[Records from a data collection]
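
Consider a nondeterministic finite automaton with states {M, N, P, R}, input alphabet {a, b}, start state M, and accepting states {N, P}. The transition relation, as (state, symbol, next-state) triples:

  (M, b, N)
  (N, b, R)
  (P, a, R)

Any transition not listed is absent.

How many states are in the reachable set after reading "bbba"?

Start in {M}.
Read 'b': {M} → {N}.
Read 'b': {N} → {R}.
Read 'b': {R} → ∅.
The set is empty and remains empty for the remaining 1 symbol.
That set has 0 states.

0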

WHAT TO WORK ON:
Each line above is to be repeated exactly.

WRITTEN RESPONSE:
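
Consider a nondeterministic finite automaton with states {M, N, P, R}, input alphabet {a, b}, start state M, and accepting states {N, P}. The transition relation, as (state, symbol, next-state) triples:

  (M, b, N)
  (N, b, R)
  (P, a, R)

Any transition not listed is absent.

How many states are in the reachable set after reading "bbba"?

Start in {M}.
Read 'b': {M} → {N}.
Read 'b': {N} → {R}.
Read 'b': {R} → ∅.
The set is empty and remains empty for the remaining 1 symbol.
That set has 0 states.

0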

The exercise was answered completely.